__Your goal__. How many lines in the entries below contain the word "Patterns"? Answer with the number and nothing else.

__Dataset records__.
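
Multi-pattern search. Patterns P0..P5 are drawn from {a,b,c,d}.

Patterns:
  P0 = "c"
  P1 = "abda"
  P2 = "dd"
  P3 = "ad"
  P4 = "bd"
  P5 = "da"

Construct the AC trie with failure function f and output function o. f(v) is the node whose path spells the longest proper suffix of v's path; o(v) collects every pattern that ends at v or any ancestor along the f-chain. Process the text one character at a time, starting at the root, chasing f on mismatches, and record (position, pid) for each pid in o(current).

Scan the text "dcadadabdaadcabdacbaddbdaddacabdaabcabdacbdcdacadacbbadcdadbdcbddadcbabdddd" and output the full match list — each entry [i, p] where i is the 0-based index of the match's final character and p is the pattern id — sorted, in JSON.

Build automaton:
Trie nodes:
  0='ε' goto a→2 b→9 c→1 d→6
  1='c' goto ·  [P0 ends]
  2='a' goto b→3 d→8
  3='ab' goto d→4
  4='abd' goto a→5
  5='abda' goto ·  [P1 ends]
  6='d' goto a→11 d→7
  7='dd' goto ·  [P2 ends]
  8='ad' goto ·  [P3 ends]
  9='b' goto d→10
  10='bd' goto ·  [P4 ends]
  11='da' goto ·  [P5 ends]

BFS fail/out derivation:
  fail(1) 'c': from fail(0)=0 chase 'c': 0 ⇒ 0;  out={0}∪out(0)={0}
  fail(2) 'a': from fail(0)=0 chase 'a': 0 ⇒ 0;  out=∅∪out(0)=∅
  fail(6) 'd': from fail(0)=0 chase 'd': 0 ⇒ 0;  out=∅∪out(0)=∅
  fail(9) 'b': from fail(0)=0 chase 'b': 0 ⇒ 0;  out=∅∪out(0)=∅
  fail(3) 'ab': from fail(2)=0 chase 'b': 0 ⇒ 9;  out=∅∪out(9)=∅
  fail(7) 'dd': from fail(6)=0 chase 'd': 0 ⇒ 6;  out={2}∪out(6)={2}
  fail(8) 'ad': from fail(2)=0 chase 'd': 0 ⇒ 6;  out={3}∪out(6)={3}
  fail(10) 'bd': from fail(9)=0 chase 'd': 0 ⇒ 6;  out={4}∪out(6)={4}
  fail(11) 'da': from fail(6)=0 chase 'a': 0 ⇒ 2;  out={5}∪out(2)={5}
  fail(4) 'abd': from fail(3)=9 chase 'd': 9 ⇒ 10;  out=∅∪out(10)={4}
  fail(5) 'abda': from fail(4)=10 chase 'a': 10→6 ⇒ 11;  out={1}∪out(11)={1,5}

Text stream:
i=0 'd': node 0→6
i=1 'c': node 6→1 ·f  → match P0@[1:1]
i=2 'a': node 1→2 ·f
i=3 'd': node 2→8  → match P3@[2:3]
i=4 'a': node 8→11 ·f  → match P5@[3:4]
i=5 'd': node 11→8 ·f  → match P3@[4:5]
i=6 'a': node 8→11 ·f  → match P5@[5:6]
i=7 'b': node 11→3 ·f
i=8 'd': node 3→4  → match P4@[7:8]
i=9 'a': node 4→5  → match P1@[6:9],P5@[8:9]
i=10 'a': node 5→2 ·f
i=11 'd': node 2→8  → match P3@[10:11]
i=12 'c': node 8→1 ·f  → match P0@[12:12]
i=13 'a': node 1→2 ·f
i=14 'b': node 2→3
i=15 'd': node 3→4  → match P4@[14:15]
i=16 'a': node 4→5  → match P1@[13:16],P5@[15:16]
i=17 'c': node 5→1 ·f  → match P0@[17:17]
i=18 'b': node 1→9 ·f
i=19 'a': node 9→2 ·f
i=20 'd': node 2→8  → match P3@[19:20]
i=21 'd': node 8→7 ·f  → match P2@[20:21]
i=22 'b': node 7→9 ·f
i=23 'd': node 9→10  → match P4@[22:23]
i=24 'a': node 10→11 ·f  → match P5@[23:24]
i=25 'd': node 11→8 ·f  → match P3@[24:25]
i=26 'd': node 8→7 ·f  → match P2@[25:26]
i=27 'a': node 7→11 ·f  → match P5@[26:27]
i=28 'c': node 11→1 ·f  → match P0@[28:28]
i=29 'a': node 1→2 ·f
i=30 'b': node 2→3
i=31 'd': node 3→4  → match P4@[30:31]
i=32 'a': node 4→5  → match P1@[29:32],P5@[31:32]
i=33 'a': node 5→2 ·f
i=34 'b': node 2→3
i=35 'c': node 3→1 ·f  → match P0@[35:35]
i=36 'a': node 1→2 ·f
i=37 'b': node 2→3
i=38 'd': node 3→4  → match P4@[37:38]
i=39 'a': node 4→5  → match P1@[36:39],P5@[38:39]
i=40 'c': node 5→1 ·f  → match P0@[40:40]
i=41 'b': node 1→9 ·f
i=42 'd': node 9→10  → match P4@[41:42]
i=43 'c': node 10→1 ·f  → match P0@[43:43]
i=44 'd': node 1→6 ·f
i=45 'a': node 6→11  → match P5@[44:45]
i=46 'c': node 11→1 ·f  → match P0@[46:46]
i=47 'a': node 1→2 ·f
i=48 'd': node 2→8  → match P3@[47:48]
i=49 'a': node 8→11 ·f  → match P5@[48:49]
i=50 'c': node 11→1 ·f  → match P0@[50:50]
i=51 'b': node 1→9 ·f
i=52 'b': node 9→9 ·f
i=53 'a': node 9→2 ·f
i=54 'd': node 2→8  → match P3@[53:54]
i=55 'c': node 8→1 ·f  → match P0@[55:55]
i=56 'd': node 1→6 ·f
i=57 'a': node 6→11  → match P5@[56:57]
i=58 'd': node 11→8 ·f  → match P3@[57:58]
i=59 'b': node 8→9 ·f
i=60 'd': node 9→10  → match P4@[59:60]
i=61 'c': node 10→1 ·f  → match P0@[61:61]
i=62 'b': node 1→9 ·f
i=63 'd': node 9→10  → match P4@[62:63]
i=64 'd': node 10→7 ·f  → match P2@[63:64]
i=65 'a': node 7→11 ·f  → match P5@[64:65]
i=66 'd': node 11→8 ·f  → match P3@[65:66]
i=67 'c': node 8→1 ·f  → match P0@[67:67]
i=68 'b': node 1→9 ·f
i=69 'a': node 9→2 ·f
i=70 'b': node 2→3
i=71 'd': node 3→4  → match P4@[70:71]
i=72 'd': node 4→7 ·f  → match P2@[71:72]
i=73 'd': node 7→7 ·f  → match P2@[72:73]
i=74 'd': node 7→7 ·f  → match P2@[73:74]

Result: [[1,0],[3,3],[4,5],[5,3],[6,5],[8,4],[9,1],[9,5],[11,3],[12,0],[15,4],[16,1],[16,5],[17,0],[20,3],[21,2],[23,4],[24,5],[25,3],[26,2],[27,5],[28,0],[31,4],[32,1],[32,5],[35,0],[38,4],[39,1],[39,5],[40,0],[42,4],[43,0],[45,5],[46,0],[48,3],[49,5],[50,0],[54,3],[55,0],[57,5],[58,3],[60,4],[61,0],[63,4],[64,2],[65,5],[66,3],[67,0],[71,4],[72,2],[73,2],[74,2]]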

__Solution to the problem__. 2